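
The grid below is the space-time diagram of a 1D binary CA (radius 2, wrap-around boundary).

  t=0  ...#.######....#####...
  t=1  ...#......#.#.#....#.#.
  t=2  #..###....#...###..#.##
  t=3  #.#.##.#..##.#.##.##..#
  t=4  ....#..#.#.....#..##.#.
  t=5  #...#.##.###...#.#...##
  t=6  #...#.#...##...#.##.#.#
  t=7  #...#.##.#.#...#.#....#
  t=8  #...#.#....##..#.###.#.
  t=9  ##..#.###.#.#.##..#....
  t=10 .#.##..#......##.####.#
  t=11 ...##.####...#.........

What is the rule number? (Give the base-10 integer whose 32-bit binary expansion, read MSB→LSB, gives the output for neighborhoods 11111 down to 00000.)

274551096

  nb #####: next=.  (t=0,i=7, bit31=0)
  nb ####.: next=.  (t=0,i=9, bit30=0)
  nb ###.#: next=.  (t=8,i=19, bit29=0)
  nb ###..: next=#  (t=0,i=10, bit28=1)
  nb ##.##: next=.  (t=3,i=17, bit27=0)
  nb ##.#.: next=.  (t=3,i=1, bit26=0)
  nb ##..#: next=.  (t=2,i=1, bit25=0)
  nb ##...: next=.  (t=0,i=11, bit24=0)
  nb #.###: next=.  (t=0,i=5, bit23=0)
  nb #.##.: next=#  (t=3,i=4, bit22=1)
  nb #.#.#: next=.  (t=1,i=12, bit21=0)
  nb #.#..: next=#  (t=1,i=14, bit20=1)
  nb #..##: next=#  (t=2,i=2, bit19=1)
  nb #..#.: next=#  (t=2,i=18, bit18=1)
  nb #...#: next=.  (t=2,i=12, bit17=0)
  nb #....: next=#  (t=0,i=12, bit16=1)
  nb .####: next=.  (t=0,i=6, bit15=0)
  nb .###.: next=#  (t=2,i=4, bit14=1)
  nb .##.#: next=.  (t=3,i=0, bit13=0)
  nb .##..: next=#  (t=3,i=19, bit12=1)
  nb .#.##: next=.  (t=0,i=4, bit11=0)
  nb .#.#.: next=.  (t=1,i=11, bit10=0)
  nb .#..#: next=.  (t=3,i=8, bit9=0)
  nb .#...: next=#  (t=1,i=4, bit8=1)
  nb ..###: next=.  (t=0,i=15, bit7=0)
  nb ..##.: next=.  (t=3,i=10, bit6=0)
  nb ..#.#: next=#  (t=0,i=3, bit5=1)
  nb ..#..: next=#  (t=1,i=3, bit4=1)
  nb ...##: next=#  (t=0,i=14, bit3=1)
  nb ...#.: next=.  (t=0,i=2, bit2=0)
  nb ....#: next=.  (t=0,i=1, bit1=0)
  nb .....: next=.  (t=0,i=0, bit0=0)
  bits 00010000010111010101000100111000 = 274551096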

TASK INSTRUCTIONS: Type out the whole listing above exactly.

ANSWER FOR THIS EXERCISE:
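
The grid below is the space-time diagram of a 1D binary CA (radius 2, wrap-around boundary).

  t=0  ...#.######....#####...
  t=1  ...#......#.#.#....#.#.
  t=2  #..###....#...###..#.##
  t=3  #.#.##.#..##.#.##.##..#
  t=4  ....#..#.#.....#..##.#.
  t=5  #...#.##.###...#.#...##
  t=6  #...#.#...##...#.##.#.#
  t=7  #...#.##.#.#...#.#....#
  t=8  #...#.#....##..#.###.#.
  t=9  ##..#.###.#.#.##..#....
  t=10 .#.##..#......##.####.#
  t=11 ...##.####...#.........

What is the rule number? (Give the base-10 integer whose 32-bit binary expansion, read MSB→LSB, gives the output for neighborhoods 11111 down to 00000.)

274551096

  nb #####: next=.  (t=0,i=7, bit31=0)
  nb ####.: next=.  (t=0,i=9, bit30=0)
  nb ###.#: next=.  (t=8,i=19, bit29=0)
  nb ###..: next=#  (t=0,i=10, bit28=1)
  nb ##.##: next=.  (t=3,i=17, bit27=0)
  nb ##.#.: next=.  (t=3,i=1, bit26=0)
  nb ##..#: next=.  (t=2,i=1, bit25=0)
  nb ##...: next=.  (t=0,i=11, bit24=0)
  nb #.###: next=.  (t=0,i=5, bit23=0)
  nb #.##.: next=#  (t=3,i=4, bit22=1)
  nb #.#.#: next=.  (t=1,i=12, bit21=0)
  nb #.#..: next=#  (t=1,i=14, bit20=1)
  nb #..##: next=#  (t=2,i=2, bit19=1)
  nb #..#.: next=#  (t=2,i=18, bit18=1)
  nb #...#: next=.  (t=2,i=12, bit17=0)
  nb #....: next=#  (t=0,i=12, bit16=1)
  nb .####: next=.  (t=0,i=6, bit15=0)
  nb .###.: next=#  (t=2,i=4, bit14=1)
  nb .##.#: next=.  (t=3,i=0, bit13=0)
  nb .##..: next=#  (t=3,i=19, bit12=1)
  nb .#.##: next=.  (t=0,i=4, bit11=0)
  nb .#.#.: next=.  (t=1,i=11, bit10=0)
  nb .#..#: next=.  (t=3,i=8, bit9=0)
  nb .#...: next=#  (t=1,i=4, bit8=1)
  nb ..###: next=.  (t=0,i=15, bit7=0)
  nb ..##.: next=.  (t=3,i=10, bit6=0)
  nb ..#.#: next=#  (t=0,i=3, bit5=1)
  nb ..#..: next=#  (t=1,i=3, bit4=1)
  nb ...##: next=#  (t=0,i=14, bit3=1)
  nb ...#.: next=.  (t=0,i=2, bit2=0)
  nb ....#: next=.  (t=0,i=1, bit1=0)
  nb .....: next=.  (t=0,i=0, bit0=0)
  bits 00010000010111010101000100111000 = 274551096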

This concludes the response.